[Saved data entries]
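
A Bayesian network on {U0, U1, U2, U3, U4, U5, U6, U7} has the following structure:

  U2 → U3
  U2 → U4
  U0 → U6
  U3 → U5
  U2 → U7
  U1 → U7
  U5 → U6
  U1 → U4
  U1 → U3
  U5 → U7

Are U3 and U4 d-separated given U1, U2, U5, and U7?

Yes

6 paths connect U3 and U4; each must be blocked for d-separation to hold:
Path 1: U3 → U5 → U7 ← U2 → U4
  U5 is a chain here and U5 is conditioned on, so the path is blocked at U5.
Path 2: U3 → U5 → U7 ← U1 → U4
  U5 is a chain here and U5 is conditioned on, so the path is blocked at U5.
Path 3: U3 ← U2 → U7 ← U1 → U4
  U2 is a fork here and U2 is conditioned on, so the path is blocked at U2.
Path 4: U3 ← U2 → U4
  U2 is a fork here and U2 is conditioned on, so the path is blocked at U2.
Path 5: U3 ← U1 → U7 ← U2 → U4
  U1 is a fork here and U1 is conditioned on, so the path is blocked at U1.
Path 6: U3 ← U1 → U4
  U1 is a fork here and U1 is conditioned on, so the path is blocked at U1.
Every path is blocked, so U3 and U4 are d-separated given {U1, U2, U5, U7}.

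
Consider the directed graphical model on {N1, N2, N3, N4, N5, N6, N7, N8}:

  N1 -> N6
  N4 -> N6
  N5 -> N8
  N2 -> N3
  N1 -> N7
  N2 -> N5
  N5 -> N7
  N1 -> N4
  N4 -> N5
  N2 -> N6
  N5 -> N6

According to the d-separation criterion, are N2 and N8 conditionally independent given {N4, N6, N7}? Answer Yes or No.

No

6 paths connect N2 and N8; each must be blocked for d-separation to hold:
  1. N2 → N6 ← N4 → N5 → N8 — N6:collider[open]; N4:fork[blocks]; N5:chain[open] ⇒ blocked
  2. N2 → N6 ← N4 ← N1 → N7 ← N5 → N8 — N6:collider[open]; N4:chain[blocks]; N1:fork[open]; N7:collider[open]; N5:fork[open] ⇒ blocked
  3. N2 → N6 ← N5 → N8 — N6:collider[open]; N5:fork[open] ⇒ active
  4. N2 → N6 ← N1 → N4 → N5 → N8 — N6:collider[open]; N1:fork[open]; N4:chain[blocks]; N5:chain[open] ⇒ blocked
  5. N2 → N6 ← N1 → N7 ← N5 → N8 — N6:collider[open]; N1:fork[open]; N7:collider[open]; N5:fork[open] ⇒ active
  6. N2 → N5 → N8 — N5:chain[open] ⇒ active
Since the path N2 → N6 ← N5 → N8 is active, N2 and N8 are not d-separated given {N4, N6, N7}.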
---
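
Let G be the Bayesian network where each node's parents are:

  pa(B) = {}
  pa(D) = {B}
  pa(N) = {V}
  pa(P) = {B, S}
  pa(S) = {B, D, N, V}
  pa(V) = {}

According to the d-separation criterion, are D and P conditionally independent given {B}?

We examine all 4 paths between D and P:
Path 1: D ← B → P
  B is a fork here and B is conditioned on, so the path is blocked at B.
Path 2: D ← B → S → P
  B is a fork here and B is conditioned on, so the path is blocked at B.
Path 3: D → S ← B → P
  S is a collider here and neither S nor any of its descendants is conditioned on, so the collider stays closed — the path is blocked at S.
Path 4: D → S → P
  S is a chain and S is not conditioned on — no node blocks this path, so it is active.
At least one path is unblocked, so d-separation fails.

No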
---
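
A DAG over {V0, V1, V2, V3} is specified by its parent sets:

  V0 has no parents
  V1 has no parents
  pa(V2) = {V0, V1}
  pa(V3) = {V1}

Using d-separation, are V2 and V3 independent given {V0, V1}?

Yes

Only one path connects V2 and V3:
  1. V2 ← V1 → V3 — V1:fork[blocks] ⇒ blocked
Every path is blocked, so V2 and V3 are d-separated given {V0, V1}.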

### Aim of the exercise:
Among the lines of the records, copy out each one that contains the word "Bayesian".

### Result of the exercise:
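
A Bayesian network on {U0, U1, U2, U3, U4, U5, U6, U7} has the following structure:
Let G be the Bayesian network where each node's parents are: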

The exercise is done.